Start of Supplied records
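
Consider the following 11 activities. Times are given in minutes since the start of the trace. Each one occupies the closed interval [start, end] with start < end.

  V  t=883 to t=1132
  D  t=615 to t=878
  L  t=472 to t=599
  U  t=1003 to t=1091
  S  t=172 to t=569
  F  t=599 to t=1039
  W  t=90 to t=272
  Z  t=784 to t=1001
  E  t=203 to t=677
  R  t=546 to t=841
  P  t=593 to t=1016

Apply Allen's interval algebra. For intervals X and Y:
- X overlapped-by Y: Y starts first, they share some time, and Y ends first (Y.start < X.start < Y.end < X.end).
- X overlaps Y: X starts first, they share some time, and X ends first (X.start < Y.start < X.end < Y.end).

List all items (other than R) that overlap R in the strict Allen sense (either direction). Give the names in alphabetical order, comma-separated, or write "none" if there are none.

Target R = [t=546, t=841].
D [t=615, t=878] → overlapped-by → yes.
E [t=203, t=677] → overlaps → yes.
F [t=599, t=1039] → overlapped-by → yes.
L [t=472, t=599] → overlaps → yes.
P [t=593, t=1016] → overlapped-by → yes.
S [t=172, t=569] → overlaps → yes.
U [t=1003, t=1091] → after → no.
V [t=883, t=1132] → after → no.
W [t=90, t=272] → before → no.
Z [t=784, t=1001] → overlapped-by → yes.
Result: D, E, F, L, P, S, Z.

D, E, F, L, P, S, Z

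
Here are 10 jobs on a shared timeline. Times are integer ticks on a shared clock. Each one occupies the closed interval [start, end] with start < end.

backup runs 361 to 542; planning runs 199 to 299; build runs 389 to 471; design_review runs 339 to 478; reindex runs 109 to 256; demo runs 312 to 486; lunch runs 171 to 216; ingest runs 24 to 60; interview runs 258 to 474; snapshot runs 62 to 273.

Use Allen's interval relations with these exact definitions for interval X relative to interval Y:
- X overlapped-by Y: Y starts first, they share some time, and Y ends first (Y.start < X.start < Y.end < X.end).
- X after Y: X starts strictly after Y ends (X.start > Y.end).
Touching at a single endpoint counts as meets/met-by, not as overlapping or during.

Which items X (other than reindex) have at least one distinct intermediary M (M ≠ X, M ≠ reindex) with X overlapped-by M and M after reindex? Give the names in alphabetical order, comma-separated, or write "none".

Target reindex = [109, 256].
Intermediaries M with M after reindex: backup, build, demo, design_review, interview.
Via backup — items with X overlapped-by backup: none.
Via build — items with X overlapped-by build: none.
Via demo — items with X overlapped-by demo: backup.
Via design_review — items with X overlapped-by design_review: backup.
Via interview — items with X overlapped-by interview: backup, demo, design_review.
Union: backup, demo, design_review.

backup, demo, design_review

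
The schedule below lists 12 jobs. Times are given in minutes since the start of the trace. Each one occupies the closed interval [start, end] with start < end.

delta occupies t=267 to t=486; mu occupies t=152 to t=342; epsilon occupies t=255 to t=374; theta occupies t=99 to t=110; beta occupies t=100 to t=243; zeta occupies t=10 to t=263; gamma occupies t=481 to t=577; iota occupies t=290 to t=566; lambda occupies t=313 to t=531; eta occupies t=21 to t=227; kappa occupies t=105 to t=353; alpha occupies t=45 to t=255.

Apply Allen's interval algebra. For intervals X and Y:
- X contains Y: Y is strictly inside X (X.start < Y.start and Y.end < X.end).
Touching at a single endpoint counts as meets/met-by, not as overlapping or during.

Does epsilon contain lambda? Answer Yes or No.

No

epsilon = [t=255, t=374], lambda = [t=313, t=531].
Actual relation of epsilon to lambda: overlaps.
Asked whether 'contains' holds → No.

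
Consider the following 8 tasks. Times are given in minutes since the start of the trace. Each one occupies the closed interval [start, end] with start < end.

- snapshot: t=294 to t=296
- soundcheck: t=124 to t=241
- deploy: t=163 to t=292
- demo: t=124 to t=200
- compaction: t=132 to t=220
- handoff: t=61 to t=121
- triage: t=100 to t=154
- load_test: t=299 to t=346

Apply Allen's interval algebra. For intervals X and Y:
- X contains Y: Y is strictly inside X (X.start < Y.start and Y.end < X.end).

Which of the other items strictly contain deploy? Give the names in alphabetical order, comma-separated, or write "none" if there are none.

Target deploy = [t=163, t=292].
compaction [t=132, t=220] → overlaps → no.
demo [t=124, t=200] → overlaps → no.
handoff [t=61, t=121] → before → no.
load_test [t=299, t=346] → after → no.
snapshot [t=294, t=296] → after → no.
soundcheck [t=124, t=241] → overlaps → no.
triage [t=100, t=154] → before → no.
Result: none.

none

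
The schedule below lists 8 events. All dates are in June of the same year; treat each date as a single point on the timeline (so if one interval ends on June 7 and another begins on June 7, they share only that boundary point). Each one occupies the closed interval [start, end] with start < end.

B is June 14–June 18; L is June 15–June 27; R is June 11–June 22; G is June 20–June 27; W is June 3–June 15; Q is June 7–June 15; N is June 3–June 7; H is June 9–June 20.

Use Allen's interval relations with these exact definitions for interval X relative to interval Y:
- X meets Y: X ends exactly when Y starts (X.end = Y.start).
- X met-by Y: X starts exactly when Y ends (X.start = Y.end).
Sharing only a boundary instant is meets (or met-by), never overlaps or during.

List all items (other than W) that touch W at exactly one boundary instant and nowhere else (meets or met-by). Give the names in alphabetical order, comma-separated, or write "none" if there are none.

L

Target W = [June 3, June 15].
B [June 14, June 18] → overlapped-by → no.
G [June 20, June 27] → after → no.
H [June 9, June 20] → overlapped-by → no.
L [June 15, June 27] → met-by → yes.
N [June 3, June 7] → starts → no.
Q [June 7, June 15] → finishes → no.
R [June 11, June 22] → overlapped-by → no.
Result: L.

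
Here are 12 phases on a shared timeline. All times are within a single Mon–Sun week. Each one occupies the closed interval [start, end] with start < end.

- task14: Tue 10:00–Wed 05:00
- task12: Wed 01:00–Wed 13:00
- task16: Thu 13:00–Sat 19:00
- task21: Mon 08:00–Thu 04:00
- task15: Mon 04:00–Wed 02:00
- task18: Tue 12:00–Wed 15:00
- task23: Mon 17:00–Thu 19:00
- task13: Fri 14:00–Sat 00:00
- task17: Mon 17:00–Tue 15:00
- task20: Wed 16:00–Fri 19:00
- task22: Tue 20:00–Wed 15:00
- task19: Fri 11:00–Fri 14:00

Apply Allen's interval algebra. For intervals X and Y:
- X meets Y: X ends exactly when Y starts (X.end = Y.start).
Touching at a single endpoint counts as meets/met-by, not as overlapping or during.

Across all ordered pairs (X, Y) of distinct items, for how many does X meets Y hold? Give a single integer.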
End of Supplied records
Work request
The data must be given again in full. Keep every line identical.

Answer for the task
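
Consider the following 11 activities. Times are given in minutes since the start of the trace. Each one occupies the closed interval [start, end] with start < end.

  V  t=883 to t=1132
  D  t=615 to t=878
  L  t=472 to t=599
  U  t=1003 to t=1091
  S  t=172 to t=569
  F  t=599 to t=1039
  W  t=90 to t=272
  Z  t=784 to t=1001
  E  t=203 to t=677
  R  t=546 to t=841
  P  t=593 to t=1016

Apply Allen's interval algebra. For intervals X and Y:
- X overlapped-by Y: Y starts first, they share some time, and Y ends first (Y.start < X.start < Y.end < X.end).
- X overlaps Y: X starts first, they share some time, and X ends first (X.start < Y.start < X.end < Y.end).

List all items (other than R) that overlap R in the strict Allen sense (either direction). Give the names in alphabetical order, comma-separated, or write "none" if there are none.

Target R = [t=546, t=841].
D [t=615, t=878] → overlapped-by → yes.
E [t=203, t=677] → overlaps → yes.
F [t=599, t=1039] → overlapped-by → yes.
L [t=472, t=599] → overlaps → yes.
P [t=593, t=1016] → overlapped-by → yes.
S [t=172, t=569] → overlaps → yes.
U [t=1003, t=1091] → after → no.
V [t=883, t=1132] → after → no.
W [t=90, t=272] → before → no.
Z [t=784, t=1001] → overlapped-by → yes.
Result: D, E, F, L, P, S, Z.

D, E, F, L, P, S, Z

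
Here are 10 jobs on a shared timeline. Times are integer ticks on a shared clock. Each one occupies the closed interval [start, end] with start < end.

backup runs 361 to 542; planning runs 199 to 299; build runs 389 to 471; design_review runs 339 to 478; reindex runs 109 to 256; demo runs 312 to 486; lunch runs 171 to 216; ingest runs 24 to 60; interview runs 258 to 474; snapshot runs 62 to 273.

Use Allen's interval relations with these exact definitions for interval X relative to interval Y:
- X overlapped-by Y: Y starts first, they share some time, and Y ends first (Y.start < X.start < Y.end < X.end).
- X after Y: X starts strictly after Y ends (X.start > Y.end).
Touching at a single endpoint counts as meets/met-by, not as overlapping or during.

Which items X (other than reindex) have at least one distinct intermediary M (M ≠ X, M ≠ reindex) with X overlapped-by M and M after reindex? Give the names in alphabetical order, comma-separated, or write "none".

Target reindex = [109, 256].
Intermediaries M with M after reindex: backup, build, demo, design_review, interview.
Via backup — items with X overlapped-by backup: none.
Via build — items with X overlapped-by build: none.
Via demo — items with X overlapped-by demo: backup.
Via design_review — items with X overlapped-by design_review: backup.
Via interview — items with X overlapped-by interview: backup, demo, design_review.
Union: backup, demo, design_review.

backup, demo, design_review

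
The schedule below lists 12 jobs. Times are given in minutes since the start of the trace. Each one occupies the closed interval [start, end] with start < end.

delta occupies t=267 to t=486; mu occupies t=152 to t=342; epsilon occupies t=255 to t=374; theta occupies t=99 to t=110; beta occupies t=100 to t=243; zeta occupies t=10 to t=263; gamma occupies t=481 to t=577; iota occupies t=290 to t=566; lambda occupies t=313 to t=531; eta occupies t=21 to t=227; kappa occupies t=105 to t=353; alpha occupies t=45 to t=255.

Apply Allen's interval algebra. For intervals X and Y:
- X contains Y: Y is strictly inside X (X.start < Y.start and Y.end < X.end).
Touching at a single endpoint counts as meets/met-by, not as overlapping or during.

Does epsilon contain lambda? Answer Yes or No.

No

epsilon = [t=255, t=374], lambda = [t=313, t=531].
Actual relation of epsilon to lambda: overlaps.
Asked whether 'contains' holds → No.

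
Consider the following 8 tasks. Times are given in minutes since the start of the trace. Each one occupies the closed interval [start, end] with start < end.

- snapshot: t=294 to t=296
- soundcheck: t=124 to t=241
- deploy: t=163 to t=292
- demo: t=124 to t=200
- compaction: t=132 to t=220
- handoff: t=61 to t=121
- triage: t=100 to t=154
- load_test: t=299 to t=346

Apply Allen's interval algebra. For intervals X and Y:
- X contains Y: Y is strictly inside X (X.start < Y.start and Y.end < X.end).

Which of the other items strictly contain deploy? Give the names in alphabetical order, comma-separated, or write "none" if there are none.

Target deploy = [t=163, t=292].
compaction [t=132, t=220] → overlaps → no.
demo [t=124, t=200] → overlaps → no.
handoff [t=61, t=121] → before → no.
load_test [t=299, t=346] → after → no.
snapshot [t=294, t=296] → after → no.
soundcheck [t=124, t=241] → overlaps → no.
triage [t=100, t=154] → before → no.
Result: none.

none

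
The schedule below lists 8 events. All dates are in June of the same year; treat each date as a single point on the timeline (so if one interval ends on June 7 and another begins on June 7, they share only that boundary point). Each one occupies the closed interval [start, end] with start < end.

B is June 14–June 18; L is June 15–June 27; R is June 11–June 22; G is June 20–June 27; W is June 3–June 15; Q is June 7–June 15; N is June 3–June 7; H is June 9–June 20.

Use Allen's interval relations with these exact definitions for interval X relative to interval Y:
- X meets Y: X ends exactly when Y starts (X.end = Y.start).
- X met-by Y: X starts exactly when Y ends (X.start = Y.end).
Sharing only a boundary instant is meets (or met-by), never overlaps or during.

List all items (other than W) that touch W at exactly one boundary instant and nowhere else (meets or met-by). Give the names in alphabetical order, comma-separated, or write "none" if there are none.

L

Target W = [June 3, June 15].
B [June 14, June 18] → overlapped-by → no.
G [June 20, June 27] → after → no.
H [June 9, June 20] → overlapped-by → no.
L [June 15, June 27] → met-by → yes.
N [June 3, June 7] → starts → no.
Q [June 7, June 15] → finishes → no.
R [June 11, June 22] → overlapped-by → no.
Result: L.

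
Here are 12 phases on a shared timeline. All times are within a single Mon–Sun week. Each one occupies the closed interval [start, end] with start < end.

- task14: Tue 10:00–Wed 05:00
- task12: Wed 01:00–Wed 13:00
- task16: Thu 13:00–Sat 19:00
- task21: Mon 08:00–Thu 04:00
- task15: Mon 04:00–Wed 02:00
- task18: Tue 12:00–Wed 15:00
- task23: Mon 17:00–Thu 19:00
- task13: Fri 14:00–Sat 00:00
- task17: Mon 17:00–Tue 15:00
- task20: Wed 16:00–Fri 19:00
- task22: Tue 20:00–Wed 15:00
- task19: Fri 11:00–Fri 14:00

Apply Allen's interval algebra. For intervals X and Y:
- X meets Y: X ends exactly when Y starts (X.end = Y.start).
Touching at a single endpoint counts as meets/met-by, not as overlapping or during.

Across all ordered pairs (X, Y) of distinct items, for how many does X meets Y hold? Give a single integer.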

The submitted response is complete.